Saved data entries
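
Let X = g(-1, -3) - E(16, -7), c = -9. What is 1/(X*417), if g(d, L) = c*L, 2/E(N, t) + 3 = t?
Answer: 5/56712 ≈ 8.8165e-5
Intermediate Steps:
E(N, t) = 2/(-3 + t)
g(d, L) = -9*L
X = 136/5 (X = -9*(-3) - 2/(-3 - 7) = 27 - 2/(-10) = 27 - 2*(-1)/10 = 27 - 1*(-1/5) = 27 + 1/5 = 136/5 ≈ 27.200)
1/(X*417) = 1/((136/5)*417) = (5/136)*(1/417) = 5/56712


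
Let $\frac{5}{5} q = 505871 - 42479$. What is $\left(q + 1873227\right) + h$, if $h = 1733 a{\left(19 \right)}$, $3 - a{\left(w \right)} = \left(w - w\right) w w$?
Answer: $2341818$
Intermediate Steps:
$q = 463392$ ($q = 505871 - 42479 = 463392$)
$a{\left(w \right)} = 3$ ($a{\left(w \right)} = 3 - \left(w - w\right) w w = 3 - 0 w w = 3 - 0 w = 3 - 0 = 3 + 0 = 3$)
$h = 5199$ ($h = 1733 \cdot 3 = 5199$)
$\left(q + 1873227\right) + h = \left(463392 + 1873227\right) + 5199 = 2336619 + 5199 = 2341818$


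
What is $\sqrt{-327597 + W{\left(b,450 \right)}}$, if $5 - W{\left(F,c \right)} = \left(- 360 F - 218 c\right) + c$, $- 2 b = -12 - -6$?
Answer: $i \sqrt{228862} \approx 478.4 i$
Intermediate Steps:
$b = 3$ ($b = - \frac{-12 - -6}{2} = - \frac{-12 + 6}{2} = \left(- \frac{1}{2}\right) \left(-6\right) = 3$)
$W{\left(F,c \right)} = 5 + 217 c + 360 F$ ($W{\left(F,c \right)} = 5 - \left(\left(- 360 F - 218 c\right) + c\right) = 5 - \left(- 360 F - 217 c\right) = 5 + \left(217 c + 360 F\right) = 5 + 217 c + 360 F$)
$\sqrt{-327597 + W{\left(b,450 \right)}} = \sqrt{-327597 + \left(5 + 217 \cdot 450 + 360 \cdot 3\right)} = \sqrt{-327597 + \left(5 + 97650 + 1080\right)} = \sqrt{-327597 + 98735} = \sqrt{-228862} = i \sqrt{228862}$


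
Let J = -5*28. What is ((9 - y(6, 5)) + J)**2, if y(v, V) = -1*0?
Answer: 17161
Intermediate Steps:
y(v, V) = 0
J = -140
((9 - y(6, 5)) + J)**2 = ((9 - 1*0) - 140)**2 = ((9 + 0) - 140)**2 = (9 - 140)**2 = (-131)**2 = 17161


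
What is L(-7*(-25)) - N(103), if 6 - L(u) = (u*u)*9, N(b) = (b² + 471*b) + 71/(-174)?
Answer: -58244863/174 ≈ -3.3474e+5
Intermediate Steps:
N(b) = -71/174 + b² + 471*b (N(b) = (b² + 471*b) + 71*(-1/174) = (b² + 471*b) - 71/174 = -71/174 + b² + 471*b)
L(u) = 6 - 9*u² (L(u) = 6 - u*u*9 = 6 - u²*9 = 6 - 9*u²)
L(-7*(-25)) - N(103) = (6 - 9*(-7*(-25))²) - (-71/174 + 103² + 471*103) = (6 - 9*175²) - (-71/174 + 10609 + 48513) = (6 - 9*30625) - 1*10287157/174 = (6 - 275625) - 10287157/174 = -275619 - 10287157/174 = -58244863/174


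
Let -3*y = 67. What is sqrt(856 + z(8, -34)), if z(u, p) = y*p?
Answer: sqrt(14538)/3 ≈ 40.191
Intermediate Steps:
y = -67/3 (y = -1/3*67 = -67/3 ≈ -22.333)
z(u, p) = -67*p/3
sqrt(856 + z(8, -34)) = sqrt(856 - 67/3*(-34)) = sqrt(856 + 2278/3) = sqrt(4846/3) = sqrt(14538)/3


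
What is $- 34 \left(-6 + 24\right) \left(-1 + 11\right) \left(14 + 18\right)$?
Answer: $-195840$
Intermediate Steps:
$- 34 \left(-6 + 24\right) \left(-1 + 11\right) \left(14 + 18\right) = \left(-34\right) 18 \cdot 10 \cdot 32 = \left(-612\right) 320 = -195840$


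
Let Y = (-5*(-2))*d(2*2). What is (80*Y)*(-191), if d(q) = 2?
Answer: -305600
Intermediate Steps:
Y = 20 (Y = -5*(-2)*2 = 10*2 = 20)
(80*Y)*(-191) = (80*20)*(-191) = 1600*(-191) = -305600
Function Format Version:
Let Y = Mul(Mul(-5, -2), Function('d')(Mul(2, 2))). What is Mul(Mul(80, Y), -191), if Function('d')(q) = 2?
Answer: -305600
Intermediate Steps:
Y = 20 (Y = Mul(Mul(-5, -2), 2) = Mul(10, 2) = 20)
Mul(Mul(80, Y), -191) = Mul(Mul(80, 20), -191) = Mul(1600, -191) = -305600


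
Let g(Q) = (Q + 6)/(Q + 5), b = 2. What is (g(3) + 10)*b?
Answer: 89/4 ≈ 22.250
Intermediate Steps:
g(Q) = (6 + Q)/(5 + Q)
(g(3) + 10)*b = ((6 + 3)/(5 + 3) + 10)*2 = (9/8 + 10)*2 = (89/8)*2 = 89/4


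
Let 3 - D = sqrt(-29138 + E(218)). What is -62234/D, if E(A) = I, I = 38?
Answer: -62234/9703 - 622340*I*sqrt(291)/29109 ≈ -6.4139 - 364.71*I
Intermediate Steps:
E(A) = 38
D = 3 - 10*I*sqrt(291) (D = 3 - sqrt(-29138 + 38) = 3 - sqrt(-29100) = 3 - 10*I*sqrt(291) ≈ 3.0 - 170.59*I)
-62234/D = -62234/(3 - 10*I*sqrt(291))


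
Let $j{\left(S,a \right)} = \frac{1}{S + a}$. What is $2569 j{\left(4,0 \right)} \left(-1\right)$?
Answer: $- \frac{2569}{4} \approx -642.25$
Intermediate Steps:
$2569 j{\left(4,0 \right)} \left(-1\right) = 2569 \frac{1}{4 + 0} \left(-1\right) = 2569 \cdot \frac{1}{4} \left(-1\right) = 2569 \left(- \frac{1}{4}\right) = - \frac{2569}{4}$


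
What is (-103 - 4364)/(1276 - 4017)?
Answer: 4467/2741 ≈ 1.6297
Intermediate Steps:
(-103 - 4364)/(1276 - 4017) = -4467/(-2741) = -4467*(-1/2741) = 4467/2741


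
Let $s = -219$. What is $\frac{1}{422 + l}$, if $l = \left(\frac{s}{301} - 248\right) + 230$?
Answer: $\frac{301}{121385} \approx 0.0024797$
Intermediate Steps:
$l = - \frac{5637}{301}$ ($l = \left(- \frac{219}{301} - 248\right) + 230 = - \frac{74867}{301} + 230 = - \frac{5637}{301} \approx -18.728$)
$\frac{1}{422 + l} = \frac{1}{422 - \frac{5637}{301}} = \frac{1}{\frac{121385}{301}} = \frac{301}{121385}$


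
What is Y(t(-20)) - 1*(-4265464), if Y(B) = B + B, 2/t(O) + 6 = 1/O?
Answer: 516121064/121 ≈ 4.2655e+6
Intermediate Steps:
t(O) = 2/(-6 + 1/O)
Y(B) = 2*B
Y(t(-20)) - 1*(-4265464) = 2*(-2*(-20)/(-1 + 6*(-20))) - 1*(-4265464) = 2*(-2*(-20)/(-1 - 120)) + 4265464 = 2*(-2*(-20)/(-121)) + 4265464 = 2*(-2*(-20)*(-1/121)) + 4265464 = 2*(-40/121) + 4265464 = -80/121 + 4265464 = 516121064/121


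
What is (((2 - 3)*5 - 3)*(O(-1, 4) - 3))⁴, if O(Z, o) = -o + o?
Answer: 331776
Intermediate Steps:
O(Z, o) = 0
(((2 - 3)*5 - 3)*(O(-1, 4) - 3))⁴ = (((2 - 3)*5 - 3)*(0 - 3))⁴ = ((-1*5 - 3)*(-3))⁴ = ((-5 - 3)*(-3))⁴ = (-8*(-3))⁴ = 24⁴ = 331776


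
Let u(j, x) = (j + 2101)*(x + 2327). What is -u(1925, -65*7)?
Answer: -7536672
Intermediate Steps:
u(j, x) = (2101 + j)*(2327 + x)
-u(1925, -65*7) = -(4889027 + 2101*(-65*7) + 2327*1925 + 1925*(-65*7)) = -(4889027 + 2101*(-455) + 4479475 + 1925*(-455)) = -(4889027 - 955955 + 4479475 - 875875) = -1*7536672 = -7536672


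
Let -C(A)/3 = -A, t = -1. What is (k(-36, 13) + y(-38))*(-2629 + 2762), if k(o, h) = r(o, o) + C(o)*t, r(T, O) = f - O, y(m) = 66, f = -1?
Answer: 27797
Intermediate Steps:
r(T, O) = -1 - O
C(A) = 3*A (C(A) = -(-3)*A = 3*A)
k(o, h) = -1 - 4*o (k(o, h) = (-1 - o) + (3*o)*(-1) = (-1 - o) - 3*o = -1 - 4*o)
(k(-36, 13) + y(-38))*(-2629 + 2762) = ((-1 - 4*(-36)) + 66)*(-2629 + 2762) = ((-1 + 144) + 66)*133 = (143 + 66)*133 = 209*133 = 27797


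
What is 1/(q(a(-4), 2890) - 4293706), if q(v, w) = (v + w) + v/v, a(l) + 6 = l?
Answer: -1/4290825 ≈ -2.3306e-7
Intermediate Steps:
a(l) = -6 + l
q(v, w) = 1 + v + w (q(v, w) = (v + w) + 1 = 1 + v + w)
1/(q(a(-4), 2890) - 4293706) = 1/((1 + (-6 - 4) + 2890) - 4293706) = 1/((1 - 10 + 2890) - 4293706) = 1/(2881 - 4293706) = 1/(-4290825) = -1/4290825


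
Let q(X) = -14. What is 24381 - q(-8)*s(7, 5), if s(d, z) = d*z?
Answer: 24871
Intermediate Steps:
24381 - q(-8)*s(7, 5) = 24381 - (-14)*7*5 = 24381 - (-14)*35 = 24381 - 1*(-490) = 24381 + 490 = 24871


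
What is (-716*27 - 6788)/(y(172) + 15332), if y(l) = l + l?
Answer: -6530/3919 ≈ -1.6662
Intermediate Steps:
y(l) = 2*l
(-716*27 - 6788)/(y(172) + 15332) = (-716*27 - 6788)/(2*172 + 15332) = (-19332 - 6788)/(344 + 15332) = -26120/15676 = -26120*1/15676 = -6530/3919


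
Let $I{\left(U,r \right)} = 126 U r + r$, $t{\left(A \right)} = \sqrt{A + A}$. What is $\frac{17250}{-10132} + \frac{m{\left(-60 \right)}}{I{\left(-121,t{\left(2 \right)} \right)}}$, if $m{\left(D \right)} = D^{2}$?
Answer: $- \frac{28121385}{15446234} \approx -1.8206$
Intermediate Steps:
$t{\left(A \right)} = \sqrt{2} \sqrt{A}$ ($t{\left(A \right)} = \sqrt{2 A} = \sqrt{2} \sqrt{A}$)
$I{\left(U,r \right)} = r + 126 U r$ ($I{\left(U,r \right)} = 126 U r + r = r + 126 U r$)
$\frac{17250}{-10132} + \frac{m{\left(-60 \right)}}{I{\left(-121,t{\left(2 \right)} \right)}} = \frac{17250}{-10132} + \frac{\left(-60\right)^{2}}{\sqrt{2} \sqrt{2} \left(1 + 126 \left(-121\right)\right)} = 17250 \left(- \frac{1}{10132}\right) + \frac{3600}{2 \left(1 - 15246\right)} = - \frac{8625}{5066} + \frac{3600}{2 \left(-15245\right)} = - \frac{8625}{5066} + \frac{3600}{-30490} = - \frac{8625}{5066} + 3600 \left(- \frac{1}{30490}\right) = - \frac{8625}{5066} - \frac{360}{3049} = - \frac{28121385}{15446234}$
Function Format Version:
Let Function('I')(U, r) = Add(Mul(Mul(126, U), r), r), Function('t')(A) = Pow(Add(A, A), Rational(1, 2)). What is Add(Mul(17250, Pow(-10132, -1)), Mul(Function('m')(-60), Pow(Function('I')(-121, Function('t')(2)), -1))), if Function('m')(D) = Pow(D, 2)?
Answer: Rational(-28121385, 15446234) ≈ -1.8206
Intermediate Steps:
Function('t')(A) = Mul(Pow(2, Rational(1, 2)), Pow(A, Rational(1, 2))) (Function('t')(A) = Pow(Mul(2, A), Rational(1, 2)) = Mul(Pow(2, Rational(1, 2)), Pow(A, Rational(1, 2))))
Function('I')(U, r) = Add(r, Mul(126, U, r)) (Function('I')(U, r) = Add(Mul(126, U, r), r) = Add(r, Mul(126, U, r)))
Add(Mul(17250, Pow(-10132, -1)), Mul(Function('m')(-60), Pow(Function('I')(-121, Function('t')(2)), -1))) = Add(Mul(17250, Pow(-10132, -1)), Mul(Pow(-60, 2), Pow(Mul(Mul(Pow(2, Rational(1, 2)), Pow(2, Rational(1, 2))), Add(1, Mul(126, -121))), -1))) = Add(Mul(17250, Rational(-1, 10132)), Mul(3600, Pow(Mul(2, Add(1, -15246)), -1))) = Add(Rational(-8625, 5066), Mul(3600, Pow(Mul(2, -15245), -1))) = Add(Rational(-8625, 5066), Mul(3600, Pow(-30490, -1))) = Add(Rational(-8625, 5066), Mul(3600, Rational(-1, 30490))) = Add(Rational(-8625, 5066), Rational(-360, 3049)) = Rational(-28121385, 15446234)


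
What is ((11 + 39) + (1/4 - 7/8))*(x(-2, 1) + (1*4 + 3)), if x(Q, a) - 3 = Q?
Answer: 395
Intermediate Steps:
x(Q, a) = 3 + Q
((11 + 39) + (1/4 - 7/8))*(x(-2, 1) + (1*4 + 3)) = ((11 + 39) + (1/4 - 7/8))*((3 - 2) + (1*4 + 3)) = (50 + (1*(¼) - 7*⅛))*(1 + (4 + 3)) = (50 + (¼ - 7/8))*(1 + 7) = (50 - 5/8)*8 = (395/8)*8 = 395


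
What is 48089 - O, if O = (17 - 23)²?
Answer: 48053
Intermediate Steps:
O = 36 (O = (-6)² = 36)
48089 - O = 48089 - 1*36 = 48089 - 36 = 48053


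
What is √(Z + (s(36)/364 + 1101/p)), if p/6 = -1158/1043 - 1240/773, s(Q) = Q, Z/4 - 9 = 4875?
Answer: √772129315717648035329/199149314 ≈ 139.53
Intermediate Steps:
Z = 19536 (Z = 36 + 4*4875 = 36 + 19500 = 19536)
p = -13130724/806239 (p = 6*(-1158/1043 - 1240/773) = 6*(-2188454/806239) = -13130724/806239 ≈ -16.286)
√(Z + (s(36)/364 + 1101/p)) = √(19536 + (36/364 + 1101/(-13130724/806239))) = √(19536 + (36*(1/364) + 1101*(-806239/13130724))) = √(19536 + (9/91 - 295889713/4376908)) = √(19536 - 26886571711/398298628) = √(7754275424897/398298628) = √772129315717648035329/199149314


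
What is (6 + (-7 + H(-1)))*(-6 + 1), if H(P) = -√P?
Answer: 5 + 5*I ≈ 5.0 + 5.0*I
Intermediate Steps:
(6 + (-7 + H(-1)))*(-6 + 1) = (6 + (-7 - √(-1)))*(-6 + 1) = (6 + (-7 - I))*(-5) = (-1 - I)*(-5) = 5 + 5*I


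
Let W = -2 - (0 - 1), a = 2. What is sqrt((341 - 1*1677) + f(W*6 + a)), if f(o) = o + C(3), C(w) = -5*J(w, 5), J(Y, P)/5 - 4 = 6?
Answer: I*sqrt(1590) ≈ 39.875*I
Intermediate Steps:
J(Y, P) = 50 (J(Y, P) = 20 + 5*6 = 20 + 30 = 50)
W = -1 (W = -2 - 1*(-1) = -2 + 1 = -1)
C(w) = -250 (C(w) = -5*50 = -250)
f(o) = -250 + o (f(o) = o - 250 = -250 + o)
sqrt((341 - 1*1677) + f(W*6 + a)) = sqrt((341 - 1*1677) + (-250 + (-1*6 + 2))) = sqrt((341 - 1677) + (-250 + (-6 + 2))) = sqrt(-1336 + (-250 - 4)) = sqrt(-1336 - 254) = sqrt(-1590) = I*sqrt(1590)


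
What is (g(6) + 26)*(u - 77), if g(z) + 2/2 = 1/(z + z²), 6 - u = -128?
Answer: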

TRY IT
From the entries above, return exactly the line containing "Answer: Rational(-28121385, 15446234)", the line containing "Answer: 395", and all lines between, and nothing else.

EXERCISE ANSWER
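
Answer: Rational(-28121385, 15446234) ≈ -1.8206
Intermediate Steps:
Function('t')(A) = Mul(Pow(2, Rational(1, 2)), Pow(A, Rational(1, 2))) (Function('t')(A) = Pow(Mul(2, A), Rational(1, 2)) = Mul(Pow(2, Rational(1, 2)), Pow(A, Rational(1, 2))))
Function('I')(U, r) = Add(r, Mul(126, U, r)) (Function('I')(U, r) = Add(Mul(126, U, r), r) = Add(r, Mul(126, U, r)))
Add(Mul(17250, Pow(-10132, -1)), Mul(Function('m')(-60), Pow(Function('I')(-121, Function('t')(2)), -1))) = Add(Mul(17250, Pow(-10132, -1)), Mul(Pow(-60, 2), Pow(Mul(Mul(Pow(2, Rational(1, 2)), Pow(2, Rational(1, 2))), Add(1, Mul(126, -121))), -1))) = Add(Mul(17250, Rational(-1, 10132)), Mul(3600, Pow(Mul(2, Add(1, -15246)), -1))) = Add(Rational(-8625, 5066), Mul(3600, Pow(Mul(2, -15245), -1))) = Add(Rational(-8625, 5066), Mul(3600, Pow(-30490, -1))) = Add(Rational(-8625, 5066), Mul(3600, Rational(-1, 30490))) = Add(Rational(-8625, 5066), Rational(-360, 3049)) = Rational(-28121385, 15446234)


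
What is ((11 + 39) + (1/4 - 7/8))*(x(-2, 1) + (1*4 + 3)), if x(Q, a) - 3 = Q?
Answer: 395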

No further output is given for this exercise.